--- What is expected ---
Repeat the stretch of entries below from the line with "(c) disclosure would" through the line with "(e) the record". Include both ends and add nothing.

(Beginning of Data records)

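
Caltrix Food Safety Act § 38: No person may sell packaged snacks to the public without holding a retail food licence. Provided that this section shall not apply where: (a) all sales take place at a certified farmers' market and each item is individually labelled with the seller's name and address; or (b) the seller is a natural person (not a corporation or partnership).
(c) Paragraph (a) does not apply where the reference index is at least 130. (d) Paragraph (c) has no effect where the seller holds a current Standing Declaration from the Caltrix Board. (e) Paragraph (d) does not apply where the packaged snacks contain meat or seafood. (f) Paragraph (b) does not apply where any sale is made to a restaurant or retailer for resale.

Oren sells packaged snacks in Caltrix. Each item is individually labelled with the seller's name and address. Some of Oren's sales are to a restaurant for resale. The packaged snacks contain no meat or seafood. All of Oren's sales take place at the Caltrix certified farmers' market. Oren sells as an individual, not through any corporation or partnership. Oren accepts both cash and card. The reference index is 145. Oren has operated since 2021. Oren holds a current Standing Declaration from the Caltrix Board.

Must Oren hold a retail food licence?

Exception (a) is satisfied on its face — all sales are at a certified farmers' market; items are individually labelled. Under paragraphs (c)–(e): (c) is engaged (the reference index is 145, meeting the 130 threshold), but is itself disapplied by (d): (d) operates — a current Standing Declaration is held. (e) does not operate here (the packaged snacks contain no meat or seafood), so (d) stands. So (a) applies.
Exception (b): the seller is a natural person — every condition holds. But: (f) operates against (b): some sales are to a restaurant for resale. (b) is therefore removed.

No — exception (a) applies; Oren is not required to hold a retail food licence.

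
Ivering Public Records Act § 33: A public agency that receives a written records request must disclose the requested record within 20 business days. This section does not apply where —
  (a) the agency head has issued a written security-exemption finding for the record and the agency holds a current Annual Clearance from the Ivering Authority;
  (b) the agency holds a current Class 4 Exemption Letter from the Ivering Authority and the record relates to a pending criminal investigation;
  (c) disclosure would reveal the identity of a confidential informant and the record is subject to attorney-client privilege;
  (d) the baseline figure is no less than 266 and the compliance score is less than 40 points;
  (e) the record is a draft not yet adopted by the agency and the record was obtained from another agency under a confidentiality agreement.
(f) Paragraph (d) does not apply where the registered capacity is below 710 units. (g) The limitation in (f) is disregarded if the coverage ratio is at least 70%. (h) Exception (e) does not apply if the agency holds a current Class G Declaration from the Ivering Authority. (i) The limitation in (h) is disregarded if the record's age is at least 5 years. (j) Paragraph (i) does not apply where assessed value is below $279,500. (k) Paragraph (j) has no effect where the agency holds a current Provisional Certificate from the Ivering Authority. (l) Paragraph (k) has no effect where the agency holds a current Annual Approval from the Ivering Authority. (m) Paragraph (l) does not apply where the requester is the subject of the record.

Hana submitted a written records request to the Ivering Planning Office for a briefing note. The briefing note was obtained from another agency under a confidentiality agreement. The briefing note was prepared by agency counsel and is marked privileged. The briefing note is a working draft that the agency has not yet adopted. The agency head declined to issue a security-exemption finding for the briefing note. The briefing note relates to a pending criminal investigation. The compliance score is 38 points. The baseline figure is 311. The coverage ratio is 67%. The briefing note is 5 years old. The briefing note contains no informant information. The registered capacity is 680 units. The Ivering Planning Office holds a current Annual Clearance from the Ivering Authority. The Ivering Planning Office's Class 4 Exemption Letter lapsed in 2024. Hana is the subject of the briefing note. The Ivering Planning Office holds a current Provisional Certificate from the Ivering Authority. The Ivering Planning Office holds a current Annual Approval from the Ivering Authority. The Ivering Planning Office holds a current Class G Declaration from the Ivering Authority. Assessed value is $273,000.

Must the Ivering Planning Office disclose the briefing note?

No — exception (e) applies; the Ivering Planning Office is not required to disclose the briefing note.

Exception (a) does not apply: the agency head declined to issue a security-exemption finding.
Exception (b) requires that the agency holds a current Class 4 Exemption Letter from the Ivering Authority; but no current Class 4 Exemption Letter is held, so (b) is unavailable.
Exception (c) requires that disclosure would reveal the identity of a confidential informant; but the briefing note contains no informant information, so (c) is unavailable.
All of (d)'s requirements are met (the baseline figure is 311, meeting the 266 threshold; the compliance score is 38 points, less than the 40 points limit). Turning to paragraphs (f)–(g): (f) operates against (d): the registered capacity is 680 units, below the 710 units limit. (g) is not triggered (the coverage ratio is 67%, short of 70%), so (f) stands. Exception (d) does not apply.
All of (e)'s requirements are met (the briefing note is an unadopted draft; the briefing note was obtained under a confidentiality agreement). Applying paragraphs (h)–(m): (h) is engaged (a current Class G Declaration is held), but is displaced by (i): (i) operates against (h): the record's age is 5 years, meeting the 5 years threshold. (j) operates (assessed value is $273,000, below the $279,500 limit), but is set aside by (k): (k) operates — a current Provisional Certificate is held. (l) would limit (k) — a current Annual Approval is held — but (m) sets (l) aside: (m) operates against (l): Hana is the subject of the briefing note. So (e) applies.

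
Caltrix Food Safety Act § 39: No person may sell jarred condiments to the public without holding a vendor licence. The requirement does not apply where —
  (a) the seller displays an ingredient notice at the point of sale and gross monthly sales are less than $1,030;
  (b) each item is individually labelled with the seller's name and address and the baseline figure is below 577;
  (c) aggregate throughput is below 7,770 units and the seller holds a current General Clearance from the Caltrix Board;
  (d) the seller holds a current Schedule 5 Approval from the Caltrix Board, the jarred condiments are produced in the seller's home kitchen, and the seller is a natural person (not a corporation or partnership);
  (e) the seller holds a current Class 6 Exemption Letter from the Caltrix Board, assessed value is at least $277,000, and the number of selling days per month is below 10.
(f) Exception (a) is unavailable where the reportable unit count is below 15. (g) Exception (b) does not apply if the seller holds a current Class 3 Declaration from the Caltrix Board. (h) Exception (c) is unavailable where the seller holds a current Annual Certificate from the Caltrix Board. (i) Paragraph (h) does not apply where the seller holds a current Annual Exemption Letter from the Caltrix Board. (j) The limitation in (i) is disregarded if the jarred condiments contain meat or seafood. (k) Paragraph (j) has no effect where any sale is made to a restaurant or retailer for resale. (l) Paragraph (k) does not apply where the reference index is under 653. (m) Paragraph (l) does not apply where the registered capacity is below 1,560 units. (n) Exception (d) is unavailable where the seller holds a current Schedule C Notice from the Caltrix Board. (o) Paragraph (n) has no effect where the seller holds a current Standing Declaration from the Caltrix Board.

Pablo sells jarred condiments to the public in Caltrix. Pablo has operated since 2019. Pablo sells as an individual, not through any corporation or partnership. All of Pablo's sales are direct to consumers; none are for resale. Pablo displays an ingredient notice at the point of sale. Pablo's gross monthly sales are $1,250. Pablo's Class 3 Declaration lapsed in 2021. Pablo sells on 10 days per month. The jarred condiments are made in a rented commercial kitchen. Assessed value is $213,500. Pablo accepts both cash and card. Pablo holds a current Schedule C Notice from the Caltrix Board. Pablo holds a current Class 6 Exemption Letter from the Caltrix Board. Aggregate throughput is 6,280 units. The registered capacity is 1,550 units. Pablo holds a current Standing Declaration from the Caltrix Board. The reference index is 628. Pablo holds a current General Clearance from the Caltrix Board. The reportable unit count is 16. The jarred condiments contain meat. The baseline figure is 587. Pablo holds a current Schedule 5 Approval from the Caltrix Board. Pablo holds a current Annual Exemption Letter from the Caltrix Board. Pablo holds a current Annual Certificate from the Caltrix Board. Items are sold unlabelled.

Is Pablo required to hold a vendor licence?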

(End of Data records)

--- Result for this task ---
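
  (c) disclosure would reveal the identity of a confidential informant and the record is subject to attorney-client privilege;
  (d) the baseline figure is no less than 266 and the compliance score is less than 40 points;
  (e) the record is a draft not yet adopted by the agency and the record was obtained from another agency under a confidentiality agreement.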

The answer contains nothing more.